The lines below may contain the word "distinct". Please count those that do and give the number alone.
Supplied data START
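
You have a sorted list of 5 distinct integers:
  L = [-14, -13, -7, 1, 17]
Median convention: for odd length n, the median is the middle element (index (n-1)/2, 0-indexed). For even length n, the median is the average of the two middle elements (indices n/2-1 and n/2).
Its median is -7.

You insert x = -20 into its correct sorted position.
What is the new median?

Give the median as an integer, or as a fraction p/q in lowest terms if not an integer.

Answer: -10

Derivation:
Old list (sorted, length 5): [-14, -13, -7, 1, 17]
Old median = -7
Insert x = -20
Old length odd (5). Middle was index 2 = -7.
New length even (6). New median = avg of two middle elements.
x = -20: 0 elements are < x, 5 elements are > x.
New sorted list: [-20, -14, -13, -7, 1, 17]
New median = -10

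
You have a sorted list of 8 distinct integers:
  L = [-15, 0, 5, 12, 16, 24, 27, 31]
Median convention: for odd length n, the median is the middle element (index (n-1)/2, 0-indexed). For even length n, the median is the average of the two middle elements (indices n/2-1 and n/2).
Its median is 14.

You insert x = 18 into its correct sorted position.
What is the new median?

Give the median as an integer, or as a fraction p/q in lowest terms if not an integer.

Answer: 16

Derivation:
Old list (sorted, length 8): [-15, 0, 5, 12, 16, 24, 27, 31]
Old median = 14
Insert x = 18
Old length even (8). Middle pair: indices 3,4 = 12,16.
New length odd (9). New median = single middle element.
x = 18: 5 elements are < x, 3 elements are > x.
New sorted list: [-15, 0, 5, 12, 16, 18, 24, 27, 31]
New median = 16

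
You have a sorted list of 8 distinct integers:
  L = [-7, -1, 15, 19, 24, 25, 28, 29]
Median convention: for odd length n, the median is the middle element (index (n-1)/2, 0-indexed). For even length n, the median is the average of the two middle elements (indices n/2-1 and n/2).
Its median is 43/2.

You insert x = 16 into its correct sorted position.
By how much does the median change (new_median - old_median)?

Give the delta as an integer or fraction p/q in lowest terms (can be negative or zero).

Answer: -5/2

Derivation:
Old median = 43/2
After inserting x = 16: new sorted = [-7, -1, 15, 16, 19, 24, 25, 28, 29]
New median = 19
Delta = 19 - 43/2 = -5/2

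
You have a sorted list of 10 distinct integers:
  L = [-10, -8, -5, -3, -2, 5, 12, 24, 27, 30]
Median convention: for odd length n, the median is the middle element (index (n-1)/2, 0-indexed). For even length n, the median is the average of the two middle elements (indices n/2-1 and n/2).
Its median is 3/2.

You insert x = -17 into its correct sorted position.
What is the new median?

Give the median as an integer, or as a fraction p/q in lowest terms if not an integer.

Old list (sorted, length 10): [-10, -8, -5, -3, -2, 5, 12, 24, 27, 30]
Old median = 3/2
Insert x = -17
Old length even (10). Middle pair: indices 4,5 = -2,5.
New length odd (11). New median = single middle element.
x = -17: 0 elements are < x, 10 elements are > x.
New sorted list: [-17, -10, -8, -5, -3, -2, 5, 12, 24, 27, 30]
New median = -2

Answer: -2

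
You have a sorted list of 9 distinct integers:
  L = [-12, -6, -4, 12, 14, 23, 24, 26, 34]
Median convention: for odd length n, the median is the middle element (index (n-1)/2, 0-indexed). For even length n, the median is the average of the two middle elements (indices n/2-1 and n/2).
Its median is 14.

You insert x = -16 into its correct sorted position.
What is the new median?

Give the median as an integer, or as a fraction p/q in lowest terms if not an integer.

Old list (sorted, length 9): [-12, -6, -4, 12, 14, 23, 24, 26, 34]
Old median = 14
Insert x = -16
Old length odd (9). Middle was index 4 = 14.
New length even (10). New median = avg of two middle elements.
x = -16: 0 elements are < x, 9 elements are > x.
New sorted list: [-16, -12, -6, -4, 12, 14, 23, 24, 26, 34]
New median = 13

Answer: 13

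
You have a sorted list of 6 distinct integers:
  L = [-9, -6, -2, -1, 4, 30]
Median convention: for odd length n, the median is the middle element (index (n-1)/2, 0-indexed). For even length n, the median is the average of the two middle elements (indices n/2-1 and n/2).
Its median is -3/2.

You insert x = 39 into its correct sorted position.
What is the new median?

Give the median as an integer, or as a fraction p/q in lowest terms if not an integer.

Answer: -1

Derivation:
Old list (sorted, length 6): [-9, -6, -2, -1, 4, 30]
Old median = -3/2
Insert x = 39
Old length even (6). Middle pair: indices 2,3 = -2,-1.
New length odd (7). New median = single middle element.
x = 39: 6 elements are < x, 0 elements are > x.
New sorted list: [-9, -6, -2, -1, 4, 30, 39]
New median = -1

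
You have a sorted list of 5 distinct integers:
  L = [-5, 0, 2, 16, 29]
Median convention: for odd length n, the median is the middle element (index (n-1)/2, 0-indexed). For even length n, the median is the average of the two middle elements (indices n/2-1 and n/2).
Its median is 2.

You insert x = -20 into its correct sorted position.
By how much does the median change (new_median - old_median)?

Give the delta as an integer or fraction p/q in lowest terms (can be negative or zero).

Old median = 2
After inserting x = -20: new sorted = [-20, -5, 0, 2, 16, 29]
New median = 1
Delta = 1 - 2 = -1

Answer: -1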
Supplied data END
§ Result:
7